Problem:
Once you find the line containing "D$. What is", output it and every line after it to the end of the records, exactly.

Exercise input:
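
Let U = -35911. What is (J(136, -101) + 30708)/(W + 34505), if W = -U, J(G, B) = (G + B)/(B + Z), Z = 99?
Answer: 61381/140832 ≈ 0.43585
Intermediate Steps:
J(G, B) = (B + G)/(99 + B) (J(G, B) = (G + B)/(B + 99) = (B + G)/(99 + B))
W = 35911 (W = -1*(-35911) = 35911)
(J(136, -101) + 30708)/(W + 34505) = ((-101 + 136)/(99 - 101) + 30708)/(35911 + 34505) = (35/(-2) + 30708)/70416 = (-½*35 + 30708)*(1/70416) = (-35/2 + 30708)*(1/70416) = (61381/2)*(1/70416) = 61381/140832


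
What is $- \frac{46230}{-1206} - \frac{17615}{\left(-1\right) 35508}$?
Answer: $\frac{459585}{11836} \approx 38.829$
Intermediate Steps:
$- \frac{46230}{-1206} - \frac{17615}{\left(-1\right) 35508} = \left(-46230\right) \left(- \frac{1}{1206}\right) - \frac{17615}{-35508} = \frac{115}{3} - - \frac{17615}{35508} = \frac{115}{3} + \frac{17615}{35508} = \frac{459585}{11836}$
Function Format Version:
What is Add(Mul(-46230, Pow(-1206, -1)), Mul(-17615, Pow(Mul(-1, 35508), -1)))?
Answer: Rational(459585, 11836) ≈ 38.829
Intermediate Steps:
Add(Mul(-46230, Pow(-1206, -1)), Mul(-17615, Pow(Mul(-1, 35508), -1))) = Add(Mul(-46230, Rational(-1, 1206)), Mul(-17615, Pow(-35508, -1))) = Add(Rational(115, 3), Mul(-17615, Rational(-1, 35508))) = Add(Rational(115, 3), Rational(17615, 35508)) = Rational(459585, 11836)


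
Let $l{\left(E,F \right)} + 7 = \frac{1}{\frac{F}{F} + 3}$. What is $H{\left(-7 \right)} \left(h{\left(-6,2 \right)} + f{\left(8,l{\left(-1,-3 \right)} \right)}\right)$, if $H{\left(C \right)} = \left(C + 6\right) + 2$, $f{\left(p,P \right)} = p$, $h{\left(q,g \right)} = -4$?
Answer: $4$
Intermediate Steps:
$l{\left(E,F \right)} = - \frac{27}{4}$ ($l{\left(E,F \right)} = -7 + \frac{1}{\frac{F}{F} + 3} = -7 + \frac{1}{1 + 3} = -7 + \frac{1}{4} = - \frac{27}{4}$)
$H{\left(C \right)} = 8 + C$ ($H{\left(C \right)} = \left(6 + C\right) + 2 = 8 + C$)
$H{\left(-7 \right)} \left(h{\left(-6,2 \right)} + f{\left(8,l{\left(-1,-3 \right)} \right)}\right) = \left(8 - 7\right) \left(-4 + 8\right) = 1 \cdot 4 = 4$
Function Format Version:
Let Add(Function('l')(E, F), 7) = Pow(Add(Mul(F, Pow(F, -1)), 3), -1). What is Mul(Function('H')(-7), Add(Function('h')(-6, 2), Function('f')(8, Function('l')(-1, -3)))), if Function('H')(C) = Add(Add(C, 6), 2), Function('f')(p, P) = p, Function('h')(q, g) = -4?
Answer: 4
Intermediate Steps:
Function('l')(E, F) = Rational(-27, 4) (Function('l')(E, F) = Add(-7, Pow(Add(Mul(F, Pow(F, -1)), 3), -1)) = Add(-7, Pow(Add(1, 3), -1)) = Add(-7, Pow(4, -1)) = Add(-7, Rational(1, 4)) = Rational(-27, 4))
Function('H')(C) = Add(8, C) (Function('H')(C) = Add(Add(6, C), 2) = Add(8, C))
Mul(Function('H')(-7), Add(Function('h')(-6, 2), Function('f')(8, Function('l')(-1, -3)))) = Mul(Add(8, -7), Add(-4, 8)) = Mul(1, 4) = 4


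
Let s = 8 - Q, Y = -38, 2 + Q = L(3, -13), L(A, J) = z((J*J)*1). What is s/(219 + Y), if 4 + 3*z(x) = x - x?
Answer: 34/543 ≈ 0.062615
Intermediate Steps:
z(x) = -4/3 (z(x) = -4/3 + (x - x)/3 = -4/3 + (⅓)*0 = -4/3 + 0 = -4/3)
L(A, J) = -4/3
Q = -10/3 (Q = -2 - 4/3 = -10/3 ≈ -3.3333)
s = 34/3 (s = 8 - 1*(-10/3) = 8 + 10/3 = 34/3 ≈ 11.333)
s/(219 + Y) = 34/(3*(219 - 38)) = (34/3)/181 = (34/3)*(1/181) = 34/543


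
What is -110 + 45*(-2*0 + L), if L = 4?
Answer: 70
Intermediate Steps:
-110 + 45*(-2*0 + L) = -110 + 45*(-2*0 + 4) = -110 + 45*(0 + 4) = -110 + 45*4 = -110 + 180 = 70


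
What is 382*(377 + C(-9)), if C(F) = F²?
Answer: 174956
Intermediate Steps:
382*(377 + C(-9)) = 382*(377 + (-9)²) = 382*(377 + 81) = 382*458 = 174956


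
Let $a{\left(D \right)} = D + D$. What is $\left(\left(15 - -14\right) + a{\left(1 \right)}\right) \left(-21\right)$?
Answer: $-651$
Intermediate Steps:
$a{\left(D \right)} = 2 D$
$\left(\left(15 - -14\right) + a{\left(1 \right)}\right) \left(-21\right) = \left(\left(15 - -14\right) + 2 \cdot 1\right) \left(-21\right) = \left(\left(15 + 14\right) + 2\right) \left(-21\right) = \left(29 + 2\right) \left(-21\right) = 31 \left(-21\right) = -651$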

Completed exercise:
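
Let $a{\left(D \right)} = D + D$. What is $\left(\left(15 - -14\right) + a{\left(1 \right)}\right) \left(-21\right)$?
Answer: $-651$
Intermediate Steps:
$a{\left(D \right)} = 2 D$
$\left(\left(15 - -14\right) + a{\left(1 \right)}\right) \left(-21\right) = \left(\left(15 - -14\right) + 2 \cdot 1\right) \left(-21\right) = \left(\left(15 + 14\right) + 2\right) \left(-21\right) = \left(29 + 2\right) \left(-21\right) = 31 \left(-21\right) = -651$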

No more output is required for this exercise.